Beginning with the first line of the data below, extract each line up to and including the one containing "(x + perform tell(5)))". Copy them exactly and add nothing.
-- Extracted information follows --
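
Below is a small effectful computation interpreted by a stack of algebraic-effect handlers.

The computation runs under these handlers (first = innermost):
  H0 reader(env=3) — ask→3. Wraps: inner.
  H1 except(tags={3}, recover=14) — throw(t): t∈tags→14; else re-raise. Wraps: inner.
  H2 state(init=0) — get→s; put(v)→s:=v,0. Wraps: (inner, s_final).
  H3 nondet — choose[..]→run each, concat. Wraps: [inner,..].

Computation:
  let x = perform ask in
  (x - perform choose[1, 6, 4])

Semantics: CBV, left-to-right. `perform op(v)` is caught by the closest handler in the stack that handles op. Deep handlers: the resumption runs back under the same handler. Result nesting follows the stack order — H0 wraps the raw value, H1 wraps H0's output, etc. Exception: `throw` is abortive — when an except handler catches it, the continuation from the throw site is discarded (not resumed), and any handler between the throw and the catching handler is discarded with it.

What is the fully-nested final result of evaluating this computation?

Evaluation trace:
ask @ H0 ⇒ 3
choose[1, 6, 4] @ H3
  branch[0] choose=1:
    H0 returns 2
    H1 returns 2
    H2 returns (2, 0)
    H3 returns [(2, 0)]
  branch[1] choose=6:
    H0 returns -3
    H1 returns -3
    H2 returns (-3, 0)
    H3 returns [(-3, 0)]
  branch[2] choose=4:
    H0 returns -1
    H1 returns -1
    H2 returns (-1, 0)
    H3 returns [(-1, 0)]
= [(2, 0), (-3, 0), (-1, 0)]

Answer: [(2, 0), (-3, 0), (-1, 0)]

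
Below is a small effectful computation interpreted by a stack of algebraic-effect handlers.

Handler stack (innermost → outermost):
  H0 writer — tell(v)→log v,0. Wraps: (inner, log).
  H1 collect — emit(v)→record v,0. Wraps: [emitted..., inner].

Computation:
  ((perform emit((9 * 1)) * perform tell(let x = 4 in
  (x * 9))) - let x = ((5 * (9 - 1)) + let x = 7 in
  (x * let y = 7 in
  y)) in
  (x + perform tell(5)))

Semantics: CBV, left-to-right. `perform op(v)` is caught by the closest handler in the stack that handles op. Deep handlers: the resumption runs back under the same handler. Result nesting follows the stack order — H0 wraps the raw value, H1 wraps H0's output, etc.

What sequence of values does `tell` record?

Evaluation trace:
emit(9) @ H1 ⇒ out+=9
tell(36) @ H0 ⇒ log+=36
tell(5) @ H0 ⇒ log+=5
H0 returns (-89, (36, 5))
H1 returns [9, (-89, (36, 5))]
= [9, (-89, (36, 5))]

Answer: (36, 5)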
-- Extracted information concluded --
# [Output for this exercise]
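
Below is a small effectful computation interpreted by a stack of algebraic-effect handlers.

The computation runs under these handlers (first = innermost):
  H0 reader(env=3) — ask→3. Wraps: inner.
  H1 except(tags={3}, recover=14) — throw(t): t∈tags→14; else re-raise. Wraps: inner.
  H2 state(init=0) — get→s; put(v)→s:=v,0. Wraps: (inner, s_final).
  H3 nondet — choose[..]→run each, concat. Wraps: [inner,..].

Computation:
  let x = perform ask in
  (x - perform choose[1, 6, 4])

Semantics: CBV, left-to-right. `perform op(v)` is caught by the closest handler in the stack that handles op. Deep handlers: the resumption runs back under the same handler. Result nesting follows the stack order — H0 wraps the raw value, H1 wraps H0's output, etc. Exception: `throw` is abortive — when an except handler catches it, the continuation from the throw site is discarded (not resumed), and any handler between the throw and the catching handler is discarded with it.

What is the fully-nested final result of evaluating this computation?

Evaluation trace:
ask @ H0 ⇒ 3
choose[1, 6, 4] @ H3
  branch[0] choose=1:
    H0 returns 2
    H1 returns 2
    H2 returns (2, 0)
    H3 returns [(2, 0)]
  branch[1] choose=6:
    H0 returns -3
    H1 returns -3
    H2 returns (-3, 0)
    H3 returns [(-3, 0)]
  branch[2] choose=4:
    H0 returns -1
    H1 returns -1
    H2 returns (-1, 0)
    H3 returns [(-1, 0)]
= [(2, 0), (-3, 0), (-1, 0)]

Answer: [(2, 0), (-3, 0), (-1, 0)]

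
Below is a small effectful computation interpreted by a stack of algebraic-effect handlers.

Handler stack (innermost → outermost):
  H0 writer — tell(v)→log v,0. Wraps: (inner, log).
  H1 collect — emit(v)→record v,0. Wraps: [emitted..., inner].

Computation:
  ((perform emit((9 * 1)) * perform tell(let x = 4 in
  (x * 9))) - let x = ((5 * (9 - 1)) + let x = 7 in
  (x * let y = 7 in
  y)) in
  (x + perform tell(5)))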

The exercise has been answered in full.